## Recorded data:
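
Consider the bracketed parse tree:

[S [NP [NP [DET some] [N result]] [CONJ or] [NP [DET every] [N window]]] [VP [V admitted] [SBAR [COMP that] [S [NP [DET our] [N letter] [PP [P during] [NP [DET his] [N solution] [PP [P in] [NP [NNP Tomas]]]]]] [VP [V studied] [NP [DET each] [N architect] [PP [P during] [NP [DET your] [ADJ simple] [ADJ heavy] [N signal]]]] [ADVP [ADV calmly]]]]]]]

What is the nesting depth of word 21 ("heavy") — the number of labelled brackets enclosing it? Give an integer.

Path from the root down to the word: S → VP → SBAR → S → VP → NP → PP → NP → ADJ. That is 9 enclosing brackets.

9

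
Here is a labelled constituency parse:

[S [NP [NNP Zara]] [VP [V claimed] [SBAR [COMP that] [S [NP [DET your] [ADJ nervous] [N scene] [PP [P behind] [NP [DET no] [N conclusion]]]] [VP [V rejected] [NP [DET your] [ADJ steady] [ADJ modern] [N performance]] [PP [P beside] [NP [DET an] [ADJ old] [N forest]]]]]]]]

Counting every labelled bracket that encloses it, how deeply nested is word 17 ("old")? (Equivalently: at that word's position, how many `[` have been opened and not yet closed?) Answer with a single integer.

8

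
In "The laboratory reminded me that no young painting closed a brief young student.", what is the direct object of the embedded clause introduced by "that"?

a brief young student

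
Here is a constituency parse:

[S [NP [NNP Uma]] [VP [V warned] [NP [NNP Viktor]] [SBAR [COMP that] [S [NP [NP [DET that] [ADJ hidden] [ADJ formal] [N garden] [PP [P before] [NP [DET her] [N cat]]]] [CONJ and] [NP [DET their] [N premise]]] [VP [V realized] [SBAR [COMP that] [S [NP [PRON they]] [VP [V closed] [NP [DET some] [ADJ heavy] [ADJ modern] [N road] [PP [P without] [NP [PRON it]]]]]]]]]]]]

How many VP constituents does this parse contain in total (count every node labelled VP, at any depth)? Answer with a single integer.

3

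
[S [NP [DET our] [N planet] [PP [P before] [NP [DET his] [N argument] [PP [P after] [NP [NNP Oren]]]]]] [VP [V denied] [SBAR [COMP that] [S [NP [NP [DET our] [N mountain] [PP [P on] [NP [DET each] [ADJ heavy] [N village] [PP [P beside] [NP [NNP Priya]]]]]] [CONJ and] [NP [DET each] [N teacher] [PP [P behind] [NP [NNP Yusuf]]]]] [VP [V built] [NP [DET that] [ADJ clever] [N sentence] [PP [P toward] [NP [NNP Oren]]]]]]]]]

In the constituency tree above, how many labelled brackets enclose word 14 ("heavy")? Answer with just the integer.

9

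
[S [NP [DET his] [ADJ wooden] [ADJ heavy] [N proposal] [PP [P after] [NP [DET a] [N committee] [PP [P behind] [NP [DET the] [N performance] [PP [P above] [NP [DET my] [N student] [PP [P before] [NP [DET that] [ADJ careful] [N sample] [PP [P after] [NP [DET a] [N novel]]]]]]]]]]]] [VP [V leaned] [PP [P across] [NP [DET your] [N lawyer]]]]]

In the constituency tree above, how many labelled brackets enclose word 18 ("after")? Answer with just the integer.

12

Path from the root down to the word: S → NP → PP → NP → PP → NP → PP → NP → PP → NP → PP → P. That is 12 enclosing brackets.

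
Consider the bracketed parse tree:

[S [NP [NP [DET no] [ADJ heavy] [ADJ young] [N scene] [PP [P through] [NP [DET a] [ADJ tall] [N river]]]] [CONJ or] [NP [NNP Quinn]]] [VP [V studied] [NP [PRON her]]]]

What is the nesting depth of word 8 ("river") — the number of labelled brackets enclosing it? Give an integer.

6

The word sits inside N, which is inside NP, inside PP, inside NP, inside NP, inside S — 6 brackets in all.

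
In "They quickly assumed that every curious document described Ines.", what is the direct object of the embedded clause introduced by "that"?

Ines

"described" heads the VP of the embedded clause introduced by "that", and "Ines" is its direct object.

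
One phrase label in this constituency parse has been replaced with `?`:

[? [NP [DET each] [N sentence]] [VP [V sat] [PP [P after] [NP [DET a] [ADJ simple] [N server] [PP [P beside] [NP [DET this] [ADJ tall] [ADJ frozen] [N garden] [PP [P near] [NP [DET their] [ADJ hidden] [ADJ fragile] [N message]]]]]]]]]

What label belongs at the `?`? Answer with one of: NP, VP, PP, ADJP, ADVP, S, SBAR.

S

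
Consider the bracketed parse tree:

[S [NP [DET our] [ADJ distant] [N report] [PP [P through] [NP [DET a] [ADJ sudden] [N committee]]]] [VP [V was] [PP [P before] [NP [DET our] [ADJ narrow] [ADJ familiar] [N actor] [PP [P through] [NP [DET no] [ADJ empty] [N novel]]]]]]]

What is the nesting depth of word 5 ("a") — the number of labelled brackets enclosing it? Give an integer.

Path from the root down to the word: S → NP → PP → NP → DET. That is 5 enclosing brackets.

5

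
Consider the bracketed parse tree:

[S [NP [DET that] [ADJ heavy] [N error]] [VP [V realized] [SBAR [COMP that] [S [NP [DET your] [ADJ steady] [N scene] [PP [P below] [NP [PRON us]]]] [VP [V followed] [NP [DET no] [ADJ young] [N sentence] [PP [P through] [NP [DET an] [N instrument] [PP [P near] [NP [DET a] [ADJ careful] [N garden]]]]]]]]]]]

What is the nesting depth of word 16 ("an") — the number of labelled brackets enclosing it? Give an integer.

9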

## WHAT IS BEING ASKED:
Starting from the line with "What label belongs" and ending with the final line of the data, quote every line exactly, both ends included.

## PROBLEM SOLUTION:
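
What label belongs at the `?`? Answer with one of: NP, VP, PP, ADJP, ADVP, S, SBAR.

S

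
Consider the bracketed parse tree:

[S [NP [DET our] [ADJ distant] [N report] [PP [P through] [NP [DET a] [ADJ sudden] [N committee]]]] [VP [V was] [PP [P before] [NP [DET our] [ADJ narrow] [ADJ familiar] [N actor] [PP [P through] [NP [DET no] [ADJ empty] [N novel]]]]]]]

What is the nesting depth of word 5 ("a") — the number of labelled brackets enclosing it? Give an integer.

Path from the root down to the word: S → NP → PP → NP → DET. That is 5 enclosing brackets.

5

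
Consider the bracketed parse tree:

[S [NP [DET that] [ADJ heavy] [N error]] [VP [V realized] [SBAR [COMP that] [S [NP [DET your] [ADJ steady] [N scene] [PP [P below] [NP [PRON us]]]] [VP [V followed] [NP [DET no] [ADJ young] [N sentence] [PP [P through] [NP [DET an] [N instrument] [PP [P near] [NP [DET a] [ADJ careful] [N garden]]]]]]]]]]]

What is the nesting depth of word 16 ("an") — the number of labelled brackets enclosing it? Give an integer.

9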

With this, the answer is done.